§ **What is expected**
Word for word, copy the entire listing.

§ **Records shown**
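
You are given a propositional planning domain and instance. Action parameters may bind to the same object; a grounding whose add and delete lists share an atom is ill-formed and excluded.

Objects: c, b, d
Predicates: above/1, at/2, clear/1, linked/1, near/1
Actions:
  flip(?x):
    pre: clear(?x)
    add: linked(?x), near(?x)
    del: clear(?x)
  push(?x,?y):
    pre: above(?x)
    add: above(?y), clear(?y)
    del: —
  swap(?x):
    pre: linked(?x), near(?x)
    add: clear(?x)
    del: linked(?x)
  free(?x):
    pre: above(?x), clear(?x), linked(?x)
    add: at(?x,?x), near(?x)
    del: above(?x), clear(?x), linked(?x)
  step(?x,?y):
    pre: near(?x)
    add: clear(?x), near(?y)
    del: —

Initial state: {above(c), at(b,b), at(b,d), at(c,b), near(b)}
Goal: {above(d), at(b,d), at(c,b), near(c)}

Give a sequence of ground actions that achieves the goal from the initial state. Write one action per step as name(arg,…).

push(c,d); step(b,c)

1. push(c,d)  →  {above(c), above(d), at(b,b), at(b,d), at(c,b), clear(d), near(b)}
2. step(b,c)  →  {above(c), above(d), at(b,b), at(b,d), at(c,b), clear(b), clear(d), near(b), near(c)}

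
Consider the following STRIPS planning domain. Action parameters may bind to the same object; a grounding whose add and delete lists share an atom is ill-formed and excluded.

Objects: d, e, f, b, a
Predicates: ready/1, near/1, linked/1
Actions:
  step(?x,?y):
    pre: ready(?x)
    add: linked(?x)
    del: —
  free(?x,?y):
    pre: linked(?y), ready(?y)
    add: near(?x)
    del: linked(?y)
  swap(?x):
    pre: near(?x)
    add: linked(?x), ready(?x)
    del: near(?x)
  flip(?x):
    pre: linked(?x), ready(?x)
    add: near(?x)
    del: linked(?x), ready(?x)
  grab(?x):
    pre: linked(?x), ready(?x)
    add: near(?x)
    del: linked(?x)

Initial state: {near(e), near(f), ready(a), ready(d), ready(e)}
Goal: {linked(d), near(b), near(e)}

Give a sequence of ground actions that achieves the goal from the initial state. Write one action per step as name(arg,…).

1. step(d,d)  →  {linked(d), near(e), near(f), ready(a), ready(d), ready(e)}
2. step(e,d)  →  {linked(d), linked(e), near(e), near(f), ready(a), ready(d), ready(e)}
3. free(b,e)  →  {linked(d), near(b), near(e), near(f), ready(a), ready(d), ready(e)}

step(d,d); step(e,d); free(b,e)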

§ **Result of this task**
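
You are given a propositional planning domain and instance. Action parameters may bind to the same object; a grounding whose add and delete lists share an atom is ill-formed and excluded.

Objects: c, b, d
Predicates: above/1, at/2, clear/1, linked/1, near/1
Actions:
  flip(?x):
    pre: clear(?x)
    add: linked(?x), near(?x)
    del: clear(?x)
  push(?x,?y):
    pre: above(?x)
    add: above(?y), clear(?y)
    del: —
  swap(?x):
    pre: linked(?x), near(?x)
    add: clear(?x)
    del: linked(?x)
  free(?x):
    pre: above(?x), clear(?x), linked(?x)
    add: at(?x,?x), near(?x)
    del: above(?x), clear(?x), linked(?x)
  step(?x,?y):
    pre: near(?x)
    add: clear(?x), near(?y)
    del: —

Initial state: {above(c), at(b,b), at(b,d), at(c,b), near(b)}
Goal: {above(d), at(b,d), at(c,b), near(c)}

Give a sequence of ground actions that achieves the goal from the initial state. Write one action per step as name(arg,…).

push(c,d); step(b,c)

1. push(c,d)  →  {above(c), above(d), at(b,b), at(b,d), at(c,b), clear(d), near(b)}
2. step(b,c)  →  {above(c), above(d), at(b,b), at(b,d), at(c,b), clear(b), clear(d), near(b), near(c)}

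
Consider the following STRIPS planning domain. Action parameters may bind to the same object; a grounding whose add and delete lists share an atom is ill-formed and excluded.

Objects: d, e, f, b, a
Predicates: ready/1, near/1, linked/1
Actions:
  step(?x,?y):
    pre: ready(?x)
    add: linked(?x)
    del: —
  free(?x,?y):
    pre: linked(?y), ready(?y)
    add: near(?x)
    del: linked(?y)
  swap(?x):
    pre: near(?x)
    add: linked(?x), ready(?x)
    del: near(?x)
  flip(?x):
    pre: linked(?x), ready(?x)
    add: near(?x)
    del: linked(?x), ready(?x)
  grab(?x):
    pre: linked(?x), ready(?x)
    add: near(?x)
    del: linked(?x)

Initial state: {near(e), near(f), ready(a), ready(d), ready(e)}
Goal: {linked(d), near(b), near(e)}

Give a sequence of ground actions that achieves the goal from the initial state. Write one action per step as name(arg,…).

1. step(d,d)  →  {linked(d), near(e), near(f), ready(a), ready(d), ready(e)}
2. step(e,d)  →  {linked(d), linked(e), near(e), near(f), ready(a), ready(d), ready(e)}
3. free(b,e)  →  {linked(d), near(b), near(e), near(f), ready(a), ready(d), ready(e)}

step(d,d); step(e,d); free(b,e)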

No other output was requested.